(Beginning of SOURCE MATERIAL)
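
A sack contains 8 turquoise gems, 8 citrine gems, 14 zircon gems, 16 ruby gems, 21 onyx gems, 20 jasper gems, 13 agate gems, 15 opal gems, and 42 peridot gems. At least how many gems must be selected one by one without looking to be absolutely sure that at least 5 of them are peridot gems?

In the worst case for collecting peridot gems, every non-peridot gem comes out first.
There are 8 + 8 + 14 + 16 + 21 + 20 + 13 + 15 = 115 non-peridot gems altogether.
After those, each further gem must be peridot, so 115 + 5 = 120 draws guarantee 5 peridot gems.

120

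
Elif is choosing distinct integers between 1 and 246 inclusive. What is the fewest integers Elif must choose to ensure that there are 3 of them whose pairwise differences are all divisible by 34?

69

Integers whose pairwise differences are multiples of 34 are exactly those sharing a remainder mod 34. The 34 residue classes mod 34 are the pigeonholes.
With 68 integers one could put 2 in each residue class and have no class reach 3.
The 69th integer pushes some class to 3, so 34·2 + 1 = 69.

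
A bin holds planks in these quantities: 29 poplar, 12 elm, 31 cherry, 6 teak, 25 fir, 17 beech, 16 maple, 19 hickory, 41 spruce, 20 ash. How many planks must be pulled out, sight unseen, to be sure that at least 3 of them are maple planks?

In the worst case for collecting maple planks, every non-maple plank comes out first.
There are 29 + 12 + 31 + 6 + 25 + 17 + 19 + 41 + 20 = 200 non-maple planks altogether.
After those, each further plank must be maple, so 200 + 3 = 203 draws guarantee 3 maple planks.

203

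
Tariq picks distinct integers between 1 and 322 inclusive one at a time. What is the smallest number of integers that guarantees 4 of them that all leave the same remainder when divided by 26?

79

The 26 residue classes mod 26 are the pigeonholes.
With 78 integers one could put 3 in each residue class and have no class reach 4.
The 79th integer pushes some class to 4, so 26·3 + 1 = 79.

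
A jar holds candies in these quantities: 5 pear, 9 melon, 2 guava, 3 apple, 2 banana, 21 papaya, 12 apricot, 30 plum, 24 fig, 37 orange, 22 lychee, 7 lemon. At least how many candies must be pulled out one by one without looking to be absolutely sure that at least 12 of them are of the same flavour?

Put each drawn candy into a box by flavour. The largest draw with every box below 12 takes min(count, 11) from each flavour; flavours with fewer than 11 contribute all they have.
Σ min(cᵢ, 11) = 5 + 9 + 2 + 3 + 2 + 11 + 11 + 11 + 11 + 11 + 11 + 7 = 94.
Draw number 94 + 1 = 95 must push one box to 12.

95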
(End of SOURCE MATERIAL)
WORK REQUEST → Please copy out every entry exactly, with nothing omitted.

SOLUTION TO THE EXERCISE →
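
A sack contains 8 turquoise gems, 8 citrine gems, 14 zircon gems, 16 ruby gems, 21 onyx gems, 20 jasper gems, 13 agate gems, 15 opal gems, and 42 peridot gems. At least how many gems must be selected one by one without looking to be absolutely sure that at least 5 of them are peridot gems?

In the worst case for collecting peridot gems, every non-peridot gem comes out first.
There are 8 + 8 + 14 + 16 + 21 + 20 + 13 + 15 = 115 non-peridot gems altogether.
After those, each further gem must be peridot, so 115 + 5 = 120 draws guarantee 5 peridot gems.

120

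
Elif is choosing distinct integers between 1 and 246 inclusive. What is the fewest integers Elif must choose to ensure that there are 3 of them whose pairwise differences are all divisible by 34?

69

Integers whose pairwise differences are multiples of 34 are exactly those sharing a remainder mod 34. The 34 residue classes mod 34 are the pigeonholes.
With 68 integers one could put 2 in each residue class and have no class reach 3.
The 69th integer pushes some class to 3, so 34·2 + 1 = 69.

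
A bin holds planks in these quantities: 29 poplar, 12 elm, 31 cherry, 6 teak, 25 fir, 17 beech, 16 maple, 19 hickory, 41 spruce, 20 ash. How many planks must be pulled out, sight unseen, to be sure that at least 3 of them are maple planks?

In the worst case for collecting maple planks, every non-maple plank comes out first.
There are 29 + 12 + 31 + 6 + 25 + 17 + 19 + 41 + 20 = 200 non-maple planks altogether.
After those, each further plank must be maple, so 200 + 3 = 203 draws guarantee 3 maple planks.

203

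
Tariq picks distinct integers between 1 and 322 inclusive one at a time. What is the smallest number of integers that guarantees 4 of them that all leave the same remainder when divided by 26?

79

The 26 residue classes mod 26 are the pigeonholes.
With 78 integers one could put 3 in each residue class and have no class reach 4.
The 79th integer pushes some class to 4, so 26·3 + 1 = 79.

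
A jar holds candies in these quantities: 5 pear, 9 melon, 2 guava, 3 apple, 2 banana, 21 papaya, 12 apricot, 30 plum, 24 fig, 37 orange, 22 lychee, 7 lemon. At least how many candies must be pulled out one by one without looking to be absolutely sure that at least 12 of them are of the same flavour?

Put each drawn candy into a box by flavour. The largest draw with every box below 12 takes min(count, 11) from each flavour; flavours with fewer than 11 contribute all they have.
Σ min(cᵢ, 11) = 5 + 9 + 2 + 3 + 2 + 11 + 11 + 11 + 11 + 11 + 11 + 7 = 94.
Draw number 94 + 1 = 95 must push one box to 12.

95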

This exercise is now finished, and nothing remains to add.